### About this task
Write the entries out exactly, with the final line being the one containing "Initial row (generation 0): 110100000111".

Working data Start Marker

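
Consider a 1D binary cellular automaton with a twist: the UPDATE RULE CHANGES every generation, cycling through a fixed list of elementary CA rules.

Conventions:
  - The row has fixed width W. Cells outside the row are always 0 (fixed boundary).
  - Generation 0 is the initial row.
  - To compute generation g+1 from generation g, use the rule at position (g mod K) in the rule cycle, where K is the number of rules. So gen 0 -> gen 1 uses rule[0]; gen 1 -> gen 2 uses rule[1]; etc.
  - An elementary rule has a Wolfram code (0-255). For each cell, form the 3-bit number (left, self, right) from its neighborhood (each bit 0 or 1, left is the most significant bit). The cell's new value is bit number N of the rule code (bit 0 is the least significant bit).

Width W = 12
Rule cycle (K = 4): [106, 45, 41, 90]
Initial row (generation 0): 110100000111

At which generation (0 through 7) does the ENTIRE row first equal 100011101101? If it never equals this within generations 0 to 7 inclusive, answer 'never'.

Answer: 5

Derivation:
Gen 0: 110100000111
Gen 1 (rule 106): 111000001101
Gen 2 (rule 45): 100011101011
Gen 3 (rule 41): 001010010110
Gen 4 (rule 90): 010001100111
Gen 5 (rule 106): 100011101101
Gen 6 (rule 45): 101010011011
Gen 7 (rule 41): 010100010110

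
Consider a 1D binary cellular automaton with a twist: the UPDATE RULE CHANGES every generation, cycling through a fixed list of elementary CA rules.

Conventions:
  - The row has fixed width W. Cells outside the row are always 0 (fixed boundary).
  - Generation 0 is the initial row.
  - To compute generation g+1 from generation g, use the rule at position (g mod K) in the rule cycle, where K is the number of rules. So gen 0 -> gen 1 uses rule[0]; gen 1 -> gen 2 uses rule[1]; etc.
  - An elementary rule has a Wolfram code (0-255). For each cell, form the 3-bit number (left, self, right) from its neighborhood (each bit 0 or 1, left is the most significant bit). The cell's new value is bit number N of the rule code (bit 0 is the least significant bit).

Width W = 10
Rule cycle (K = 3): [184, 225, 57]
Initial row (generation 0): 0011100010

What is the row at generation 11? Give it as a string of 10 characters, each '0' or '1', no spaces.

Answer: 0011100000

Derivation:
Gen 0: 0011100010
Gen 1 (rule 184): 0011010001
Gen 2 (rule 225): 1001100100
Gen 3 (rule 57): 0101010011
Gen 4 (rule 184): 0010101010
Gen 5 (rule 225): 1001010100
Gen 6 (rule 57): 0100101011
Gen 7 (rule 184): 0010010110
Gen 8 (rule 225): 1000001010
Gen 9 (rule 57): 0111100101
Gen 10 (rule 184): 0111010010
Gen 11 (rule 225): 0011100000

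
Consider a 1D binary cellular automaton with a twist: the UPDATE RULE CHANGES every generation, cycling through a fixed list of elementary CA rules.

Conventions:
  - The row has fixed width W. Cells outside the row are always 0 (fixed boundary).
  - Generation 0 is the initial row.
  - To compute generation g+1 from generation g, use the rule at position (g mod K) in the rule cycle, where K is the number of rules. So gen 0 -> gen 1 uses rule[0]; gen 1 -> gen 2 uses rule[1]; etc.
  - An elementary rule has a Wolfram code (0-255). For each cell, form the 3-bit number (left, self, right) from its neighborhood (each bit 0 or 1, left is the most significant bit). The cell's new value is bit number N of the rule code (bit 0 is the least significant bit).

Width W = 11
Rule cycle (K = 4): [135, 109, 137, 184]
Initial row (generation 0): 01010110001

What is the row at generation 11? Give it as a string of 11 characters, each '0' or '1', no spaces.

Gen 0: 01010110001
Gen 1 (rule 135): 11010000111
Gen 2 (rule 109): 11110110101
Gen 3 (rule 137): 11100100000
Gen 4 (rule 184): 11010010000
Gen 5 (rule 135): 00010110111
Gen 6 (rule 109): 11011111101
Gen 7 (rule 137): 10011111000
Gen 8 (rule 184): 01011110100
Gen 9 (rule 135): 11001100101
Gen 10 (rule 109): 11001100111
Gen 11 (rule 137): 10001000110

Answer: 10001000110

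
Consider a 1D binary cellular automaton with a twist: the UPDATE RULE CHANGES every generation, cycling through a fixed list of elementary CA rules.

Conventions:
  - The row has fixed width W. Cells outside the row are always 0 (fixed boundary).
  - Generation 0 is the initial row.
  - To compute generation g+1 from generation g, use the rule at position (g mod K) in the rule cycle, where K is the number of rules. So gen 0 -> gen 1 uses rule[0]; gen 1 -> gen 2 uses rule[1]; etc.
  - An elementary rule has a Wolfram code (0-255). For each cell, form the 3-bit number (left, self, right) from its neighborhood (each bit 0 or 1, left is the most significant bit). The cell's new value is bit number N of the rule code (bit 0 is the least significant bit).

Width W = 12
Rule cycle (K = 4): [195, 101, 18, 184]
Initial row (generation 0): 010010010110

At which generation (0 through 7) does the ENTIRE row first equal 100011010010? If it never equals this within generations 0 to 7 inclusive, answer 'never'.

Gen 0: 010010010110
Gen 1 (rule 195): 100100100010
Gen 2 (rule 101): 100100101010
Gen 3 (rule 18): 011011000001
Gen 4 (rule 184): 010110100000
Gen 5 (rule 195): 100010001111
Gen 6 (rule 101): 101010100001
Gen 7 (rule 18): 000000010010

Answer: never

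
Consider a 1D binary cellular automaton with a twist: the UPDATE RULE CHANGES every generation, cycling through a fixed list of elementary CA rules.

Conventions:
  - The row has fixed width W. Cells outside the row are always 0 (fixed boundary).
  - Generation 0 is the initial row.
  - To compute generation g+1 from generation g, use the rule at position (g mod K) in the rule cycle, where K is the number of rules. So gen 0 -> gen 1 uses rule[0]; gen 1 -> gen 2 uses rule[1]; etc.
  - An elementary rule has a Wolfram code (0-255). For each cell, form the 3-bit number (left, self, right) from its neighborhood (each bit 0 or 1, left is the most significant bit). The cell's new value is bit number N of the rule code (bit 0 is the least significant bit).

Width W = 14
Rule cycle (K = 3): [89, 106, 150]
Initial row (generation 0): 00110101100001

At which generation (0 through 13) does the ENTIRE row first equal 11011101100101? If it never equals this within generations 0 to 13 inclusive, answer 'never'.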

Working data End Marker

### Finished task
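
Consider a 1D binary cellular automaton with a twist: the UPDATE RULE CHANGES every generation, cycling through a fixed list of elementary CA rules.

Conventions:
  - The row has fixed width W. Cells outside the row are always 0 (fixed boundary).
  - Generation 0 is the initial row.
  - To compute generation g+1 from generation g, use the rule at position (g mod K) in the rule cycle, where K is the number of rules. So gen 0 -> gen 1 uses rule[0]; gen 1 -> gen 2 uses rule[1]; etc.
  - An elementary rule has a Wolfram code (0-255). For each cell, form the 3-bit number (left, self, right) from its neighborhood (each bit 0 or 1, left is the most significant bit). The cell's new value is bit number N of the rule code (bit 0 is the least significant bit).

Width W = 12
Rule cycle (K = 4): [106, 45, 41, 90]
Initial row (generation 0): 110100000111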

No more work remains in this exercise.